--- START ---
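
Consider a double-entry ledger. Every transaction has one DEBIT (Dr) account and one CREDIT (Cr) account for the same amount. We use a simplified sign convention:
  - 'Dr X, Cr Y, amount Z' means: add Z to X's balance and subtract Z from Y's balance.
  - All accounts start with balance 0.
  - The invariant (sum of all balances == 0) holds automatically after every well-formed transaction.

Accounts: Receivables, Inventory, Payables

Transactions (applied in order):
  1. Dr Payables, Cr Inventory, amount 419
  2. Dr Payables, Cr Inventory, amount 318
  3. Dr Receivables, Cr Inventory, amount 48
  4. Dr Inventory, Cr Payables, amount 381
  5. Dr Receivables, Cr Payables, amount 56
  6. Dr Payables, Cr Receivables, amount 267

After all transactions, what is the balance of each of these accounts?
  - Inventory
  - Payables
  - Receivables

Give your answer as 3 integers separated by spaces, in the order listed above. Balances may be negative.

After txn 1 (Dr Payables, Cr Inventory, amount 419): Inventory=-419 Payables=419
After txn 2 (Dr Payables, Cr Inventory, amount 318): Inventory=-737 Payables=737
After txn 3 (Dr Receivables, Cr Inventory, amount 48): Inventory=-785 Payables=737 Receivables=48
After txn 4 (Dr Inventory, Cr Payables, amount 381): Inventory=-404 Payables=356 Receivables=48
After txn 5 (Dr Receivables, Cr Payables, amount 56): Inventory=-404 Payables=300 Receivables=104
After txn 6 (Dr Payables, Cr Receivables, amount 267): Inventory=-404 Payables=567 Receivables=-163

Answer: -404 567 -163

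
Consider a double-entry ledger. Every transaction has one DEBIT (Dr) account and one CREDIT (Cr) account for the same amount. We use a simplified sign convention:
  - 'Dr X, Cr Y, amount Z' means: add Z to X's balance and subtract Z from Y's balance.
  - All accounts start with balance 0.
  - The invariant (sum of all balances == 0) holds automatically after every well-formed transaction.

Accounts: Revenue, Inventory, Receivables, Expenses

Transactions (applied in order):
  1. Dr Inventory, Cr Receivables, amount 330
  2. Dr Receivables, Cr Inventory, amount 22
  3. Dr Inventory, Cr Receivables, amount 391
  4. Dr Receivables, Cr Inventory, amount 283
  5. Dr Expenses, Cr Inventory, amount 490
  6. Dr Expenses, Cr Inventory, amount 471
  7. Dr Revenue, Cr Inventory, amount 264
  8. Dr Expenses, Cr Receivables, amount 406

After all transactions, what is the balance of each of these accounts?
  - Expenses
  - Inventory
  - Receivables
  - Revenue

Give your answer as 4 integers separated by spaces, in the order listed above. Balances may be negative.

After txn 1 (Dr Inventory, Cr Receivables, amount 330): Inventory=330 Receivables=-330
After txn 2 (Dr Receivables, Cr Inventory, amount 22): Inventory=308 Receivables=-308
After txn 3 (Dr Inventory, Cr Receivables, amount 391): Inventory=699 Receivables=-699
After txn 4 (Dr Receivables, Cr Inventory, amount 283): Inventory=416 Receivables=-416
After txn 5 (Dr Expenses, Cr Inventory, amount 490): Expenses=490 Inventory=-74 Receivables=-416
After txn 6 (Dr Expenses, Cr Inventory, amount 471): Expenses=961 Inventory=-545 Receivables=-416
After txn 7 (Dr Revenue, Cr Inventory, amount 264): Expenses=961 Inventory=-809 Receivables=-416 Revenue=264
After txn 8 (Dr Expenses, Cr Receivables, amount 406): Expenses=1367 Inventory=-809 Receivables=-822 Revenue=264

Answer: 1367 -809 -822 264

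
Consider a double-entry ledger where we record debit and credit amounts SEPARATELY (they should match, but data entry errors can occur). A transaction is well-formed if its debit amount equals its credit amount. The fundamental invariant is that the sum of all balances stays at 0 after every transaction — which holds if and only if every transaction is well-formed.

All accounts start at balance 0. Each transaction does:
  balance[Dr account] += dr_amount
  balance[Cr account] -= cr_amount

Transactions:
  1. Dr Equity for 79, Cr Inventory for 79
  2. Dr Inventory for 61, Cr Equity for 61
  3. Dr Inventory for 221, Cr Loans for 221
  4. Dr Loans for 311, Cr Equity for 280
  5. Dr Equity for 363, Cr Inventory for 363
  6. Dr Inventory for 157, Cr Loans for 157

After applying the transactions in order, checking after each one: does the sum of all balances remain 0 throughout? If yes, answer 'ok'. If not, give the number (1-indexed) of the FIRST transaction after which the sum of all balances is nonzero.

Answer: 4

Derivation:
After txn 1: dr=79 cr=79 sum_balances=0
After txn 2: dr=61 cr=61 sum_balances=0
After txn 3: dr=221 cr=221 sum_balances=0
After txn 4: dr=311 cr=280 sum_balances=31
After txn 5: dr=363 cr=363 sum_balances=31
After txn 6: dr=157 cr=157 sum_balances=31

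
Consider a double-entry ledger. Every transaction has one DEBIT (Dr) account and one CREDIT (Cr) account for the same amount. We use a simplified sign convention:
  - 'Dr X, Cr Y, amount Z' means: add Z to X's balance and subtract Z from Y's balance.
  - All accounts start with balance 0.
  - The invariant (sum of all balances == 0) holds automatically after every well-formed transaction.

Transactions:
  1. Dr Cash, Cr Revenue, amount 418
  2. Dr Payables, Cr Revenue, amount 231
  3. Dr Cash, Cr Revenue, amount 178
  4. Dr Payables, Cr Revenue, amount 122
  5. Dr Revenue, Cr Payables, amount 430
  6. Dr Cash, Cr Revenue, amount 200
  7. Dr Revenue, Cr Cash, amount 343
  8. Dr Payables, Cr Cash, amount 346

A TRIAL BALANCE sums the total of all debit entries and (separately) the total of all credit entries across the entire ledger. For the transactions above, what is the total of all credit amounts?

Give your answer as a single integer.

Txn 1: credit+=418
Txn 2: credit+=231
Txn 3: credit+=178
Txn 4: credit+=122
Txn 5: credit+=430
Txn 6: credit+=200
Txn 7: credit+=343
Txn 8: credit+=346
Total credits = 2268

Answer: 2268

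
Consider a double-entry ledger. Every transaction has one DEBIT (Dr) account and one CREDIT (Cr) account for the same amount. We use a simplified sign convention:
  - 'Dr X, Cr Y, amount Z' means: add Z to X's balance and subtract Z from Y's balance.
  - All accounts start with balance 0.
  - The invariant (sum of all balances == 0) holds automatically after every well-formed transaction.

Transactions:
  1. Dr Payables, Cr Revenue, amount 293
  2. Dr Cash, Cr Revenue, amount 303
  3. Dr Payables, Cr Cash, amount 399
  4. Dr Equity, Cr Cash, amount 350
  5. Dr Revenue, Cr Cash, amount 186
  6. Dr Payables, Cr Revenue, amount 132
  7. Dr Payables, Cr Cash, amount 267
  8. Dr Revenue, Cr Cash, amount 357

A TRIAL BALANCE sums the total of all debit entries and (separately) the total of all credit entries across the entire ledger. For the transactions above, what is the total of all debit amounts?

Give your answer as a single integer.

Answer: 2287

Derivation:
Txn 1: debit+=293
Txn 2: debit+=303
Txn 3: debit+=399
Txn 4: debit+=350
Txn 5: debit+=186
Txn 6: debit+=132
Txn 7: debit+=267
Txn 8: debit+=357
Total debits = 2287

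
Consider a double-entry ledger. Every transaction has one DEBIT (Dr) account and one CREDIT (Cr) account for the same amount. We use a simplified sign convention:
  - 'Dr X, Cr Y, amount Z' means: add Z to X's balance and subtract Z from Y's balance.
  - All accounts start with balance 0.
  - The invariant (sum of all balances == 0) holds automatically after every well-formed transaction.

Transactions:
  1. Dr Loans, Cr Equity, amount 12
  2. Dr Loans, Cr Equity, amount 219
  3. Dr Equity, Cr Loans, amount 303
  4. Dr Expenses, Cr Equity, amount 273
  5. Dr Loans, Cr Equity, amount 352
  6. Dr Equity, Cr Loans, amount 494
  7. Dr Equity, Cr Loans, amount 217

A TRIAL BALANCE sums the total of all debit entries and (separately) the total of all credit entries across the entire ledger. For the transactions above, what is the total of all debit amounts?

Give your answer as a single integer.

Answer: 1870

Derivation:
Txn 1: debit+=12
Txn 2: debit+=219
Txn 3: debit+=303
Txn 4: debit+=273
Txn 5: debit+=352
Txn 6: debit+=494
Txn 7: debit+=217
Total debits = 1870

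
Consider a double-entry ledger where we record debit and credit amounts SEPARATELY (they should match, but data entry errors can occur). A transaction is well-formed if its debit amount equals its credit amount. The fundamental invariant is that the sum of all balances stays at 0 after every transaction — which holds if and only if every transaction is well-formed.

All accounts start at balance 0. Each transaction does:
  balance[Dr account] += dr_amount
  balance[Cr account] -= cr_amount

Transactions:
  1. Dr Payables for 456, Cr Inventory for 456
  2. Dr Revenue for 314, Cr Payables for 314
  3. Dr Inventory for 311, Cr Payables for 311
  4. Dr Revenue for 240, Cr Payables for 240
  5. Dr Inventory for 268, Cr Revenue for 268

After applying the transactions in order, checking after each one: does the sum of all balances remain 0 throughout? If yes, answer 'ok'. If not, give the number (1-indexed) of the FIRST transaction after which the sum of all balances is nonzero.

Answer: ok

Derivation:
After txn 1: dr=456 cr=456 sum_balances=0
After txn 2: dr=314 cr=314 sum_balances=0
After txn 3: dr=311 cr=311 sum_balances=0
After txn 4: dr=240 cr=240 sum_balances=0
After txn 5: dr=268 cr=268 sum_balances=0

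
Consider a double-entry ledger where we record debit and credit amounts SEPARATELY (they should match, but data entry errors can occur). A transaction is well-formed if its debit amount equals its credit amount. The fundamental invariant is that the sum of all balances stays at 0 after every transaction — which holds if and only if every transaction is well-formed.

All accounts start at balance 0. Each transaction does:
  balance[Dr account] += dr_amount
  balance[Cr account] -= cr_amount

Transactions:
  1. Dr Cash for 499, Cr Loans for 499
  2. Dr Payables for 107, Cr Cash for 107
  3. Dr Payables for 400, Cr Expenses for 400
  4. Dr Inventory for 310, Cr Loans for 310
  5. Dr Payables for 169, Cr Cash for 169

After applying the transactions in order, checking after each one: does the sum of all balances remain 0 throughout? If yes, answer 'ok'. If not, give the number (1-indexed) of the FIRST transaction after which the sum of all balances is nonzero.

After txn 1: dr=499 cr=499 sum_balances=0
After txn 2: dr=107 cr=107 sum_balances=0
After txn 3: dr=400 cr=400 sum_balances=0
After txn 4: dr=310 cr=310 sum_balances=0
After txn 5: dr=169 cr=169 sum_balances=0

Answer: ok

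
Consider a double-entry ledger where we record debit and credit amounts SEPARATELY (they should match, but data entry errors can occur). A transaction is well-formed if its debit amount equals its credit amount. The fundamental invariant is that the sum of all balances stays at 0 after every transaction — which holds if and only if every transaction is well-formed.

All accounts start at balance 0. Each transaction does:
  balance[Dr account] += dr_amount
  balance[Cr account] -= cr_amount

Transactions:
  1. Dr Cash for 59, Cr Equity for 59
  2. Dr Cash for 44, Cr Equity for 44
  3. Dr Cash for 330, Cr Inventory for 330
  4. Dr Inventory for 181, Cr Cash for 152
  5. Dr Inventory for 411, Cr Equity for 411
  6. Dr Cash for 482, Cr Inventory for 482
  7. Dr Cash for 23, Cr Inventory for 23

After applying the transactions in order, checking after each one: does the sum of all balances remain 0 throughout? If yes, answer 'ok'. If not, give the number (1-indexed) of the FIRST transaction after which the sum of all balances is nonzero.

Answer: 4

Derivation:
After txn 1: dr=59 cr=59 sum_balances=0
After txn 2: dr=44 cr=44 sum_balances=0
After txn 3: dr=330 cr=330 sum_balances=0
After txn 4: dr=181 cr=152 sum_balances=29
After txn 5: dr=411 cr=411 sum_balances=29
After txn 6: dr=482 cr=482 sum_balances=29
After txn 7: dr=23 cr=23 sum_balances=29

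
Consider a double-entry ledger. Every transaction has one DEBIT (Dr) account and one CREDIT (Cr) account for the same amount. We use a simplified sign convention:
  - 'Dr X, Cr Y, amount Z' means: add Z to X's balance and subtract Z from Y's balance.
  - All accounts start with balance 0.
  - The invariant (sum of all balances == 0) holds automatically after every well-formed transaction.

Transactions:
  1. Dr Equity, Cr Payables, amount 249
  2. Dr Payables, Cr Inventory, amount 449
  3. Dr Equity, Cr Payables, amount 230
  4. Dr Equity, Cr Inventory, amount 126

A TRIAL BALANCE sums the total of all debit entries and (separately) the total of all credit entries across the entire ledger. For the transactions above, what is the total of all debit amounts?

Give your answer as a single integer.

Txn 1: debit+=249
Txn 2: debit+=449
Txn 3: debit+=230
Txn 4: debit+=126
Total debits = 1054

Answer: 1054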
--- END ---
* _Work required_: One stretch of the lines above is wanted, from the line that contains "1. Dr Cash, Cr Revenue, amount 418" through the line that contains "8. Dr Payables, Cr Cash, amount 346". Output it exactly.

* _Written response_:
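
  1. Dr Cash, Cr Revenue, amount 418
  2. Dr Payables, Cr Revenue, amount 231
  3. Dr Cash, Cr Revenue, amount 178
  4. Dr Payables, Cr Revenue, amount 122
  5. Dr Revenue, Cr Payables, amount 430
  6. Dr Cash, Cr Revenue, amount 200
  7. Dr Revenue, Cr Cash, amount 343
  8. Dr Payables, Cr Cash, amount 346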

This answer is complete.